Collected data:
---*---

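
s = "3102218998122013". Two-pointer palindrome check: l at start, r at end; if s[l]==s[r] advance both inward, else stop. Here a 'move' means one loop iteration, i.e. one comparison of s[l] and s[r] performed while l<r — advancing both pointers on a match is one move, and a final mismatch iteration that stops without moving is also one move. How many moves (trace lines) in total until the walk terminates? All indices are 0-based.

l=0 r=15: '3'=='3', l++,r--
l=1 r=14: '1'=='1', l++,r--
l=2 r=13: '0'=='0', l++,r--
l=3 r=12: '2'=='2', l++,r--
l=4 r=11: '2'=='2', l++,r--
l=5 r=10: '1'=='1', l++,r--
l=6 r=9: '8'=='8', l++,r--
l=7 r=8: '9'=='9', l++,r--

8 moves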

---*---

● WORK TO BE COMPLETED: Copy out every record exactly; leave nothing out.

● RESPONSE FOR THIS EXERCISE:
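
s = "3102218998122013". Two-pointer palindrome check: l at start, r at end; if s[l]==s[r] advance both inward, else stop. Here a 'move' means one loop iteration, i.e. one comparison of s[l] and s[r] performed while l<r — advancing both pointers on a match is one move, and a final mismatch iteration that stops without moving is also one move. How many moves (trace lines) in total until the walk terminates? All indices are 0-based.

l=0 r=15: '3'=='3', l++,r--
l=1 r=14: '1'=='1', l++,r--
l=2 r=13: '0'=='0', l++,r--
l=3 r=12: '2'=='2', l++,r--
l=4 r=11: '2'=='2', l++,r--
l=5 r=10: '1'=='1', l++,r--
l=6 r=9: '8'=='8', l++,r--
l=7 r=8: '9'=='9', l++,r--

8 moves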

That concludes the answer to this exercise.